(How to complete this task) Set down all of the records word for word.

*-*-*

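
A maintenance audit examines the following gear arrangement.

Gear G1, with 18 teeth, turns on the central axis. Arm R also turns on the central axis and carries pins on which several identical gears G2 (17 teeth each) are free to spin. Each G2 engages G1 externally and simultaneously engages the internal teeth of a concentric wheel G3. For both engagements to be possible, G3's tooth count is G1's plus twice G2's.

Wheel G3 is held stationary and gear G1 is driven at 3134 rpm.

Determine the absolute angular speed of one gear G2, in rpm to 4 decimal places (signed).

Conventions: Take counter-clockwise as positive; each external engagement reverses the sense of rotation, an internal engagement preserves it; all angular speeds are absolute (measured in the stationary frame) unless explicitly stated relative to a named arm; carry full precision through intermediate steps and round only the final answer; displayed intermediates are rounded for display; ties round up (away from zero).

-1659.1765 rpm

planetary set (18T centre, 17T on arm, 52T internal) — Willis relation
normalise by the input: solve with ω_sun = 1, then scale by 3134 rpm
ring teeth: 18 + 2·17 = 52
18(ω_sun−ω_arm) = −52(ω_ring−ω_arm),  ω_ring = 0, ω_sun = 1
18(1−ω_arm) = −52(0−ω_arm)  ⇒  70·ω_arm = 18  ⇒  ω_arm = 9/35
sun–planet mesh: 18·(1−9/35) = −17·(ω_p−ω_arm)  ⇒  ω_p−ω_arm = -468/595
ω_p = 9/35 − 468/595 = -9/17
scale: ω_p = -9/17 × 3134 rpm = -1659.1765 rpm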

*-*-*

(Solution)
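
A maintenance audit examines the following gear arrangement.

Gear G1, with 18 teeth, turns on the central axis. Arm R also turns on the central axis and carries pins on which several identical gears G2 (17 teeth each) are free to spin. Each G2 engages G1 externally and simultaneously engages the internal teeth of a concentric wheel G3. For both engagements to be possible, G3's tooth count is G1's plus twice G2's.

Wheel G3 is held stationary and gear G1 is driven at 3134 rpm.

Determine the absolute angular speed of one gear G2, in rpm to 4 decimal places (signed).

Conventions: Take counter-clockwise as positive; each external engagement reverses the sense of rotation, an internal engagement preserves it; all angular speeds are absolute (measured in the stationary frame) unless explicitly stated relative to a named arm; carry full precision through intermediate steps and round only the final answer; displayed intermediates are rounded for display; ties round up (away from zero).

-1659.1765 rpm

planetary set (18T centre, 17T on arm, 52T internal) — Willis relation
normalise by the input: solve with ω_sun = 1, then scale by 3134 rpm
ring teeth: 18 + 2·17 = 52
18(ω_sun−ω_arm) = −52(ω_ring−ω_arm),  ω_ring = 0, ω_sun = 1
18(1−ω_arm) = −52(0−ω_arm)  ⇒  70·ω_arm = 18  ⇒  ω_arm = 9/35
sun–planet mesh: 18·(1−9/35) = −17·(ω_p−ω_arm)  ⇒  ω_p−ω_arm = -468/595
ω_p = 9/35 − 468/595 = -9/17
scale: ω_p = -9/17 × 3134 rpm = -1659.1765 rpm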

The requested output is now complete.